<<<<

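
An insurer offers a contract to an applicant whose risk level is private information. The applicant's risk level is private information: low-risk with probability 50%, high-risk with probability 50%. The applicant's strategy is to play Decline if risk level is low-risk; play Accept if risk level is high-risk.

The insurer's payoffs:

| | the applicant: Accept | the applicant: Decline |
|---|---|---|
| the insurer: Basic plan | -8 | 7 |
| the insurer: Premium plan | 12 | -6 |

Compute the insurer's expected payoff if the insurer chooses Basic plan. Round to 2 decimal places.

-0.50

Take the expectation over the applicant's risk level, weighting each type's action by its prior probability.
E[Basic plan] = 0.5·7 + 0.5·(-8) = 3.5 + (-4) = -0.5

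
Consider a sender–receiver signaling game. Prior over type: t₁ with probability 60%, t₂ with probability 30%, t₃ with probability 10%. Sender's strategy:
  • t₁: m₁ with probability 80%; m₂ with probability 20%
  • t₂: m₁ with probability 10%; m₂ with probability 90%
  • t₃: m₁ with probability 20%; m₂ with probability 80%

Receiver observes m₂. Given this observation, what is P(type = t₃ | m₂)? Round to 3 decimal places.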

>>>>
<<<<

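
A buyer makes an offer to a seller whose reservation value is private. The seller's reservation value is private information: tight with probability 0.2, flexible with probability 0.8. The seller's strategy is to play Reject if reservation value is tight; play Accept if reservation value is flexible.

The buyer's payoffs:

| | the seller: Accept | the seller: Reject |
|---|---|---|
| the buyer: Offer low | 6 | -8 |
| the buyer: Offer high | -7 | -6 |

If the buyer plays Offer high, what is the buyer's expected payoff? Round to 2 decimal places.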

>>>>

:: The problem ::
Look above for the line holding "low | 6 | -8 |". Print it and every line after it, exactly, through the line holding "If the buyer".

:: Expected answer ::
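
| the buyer: Offer low | 6 | -8 |
| the buyer: Offer high | -7 | -6 |

If the buyer plays Offer high, what is the buyer's expected payoff? Round to 2 decimal places.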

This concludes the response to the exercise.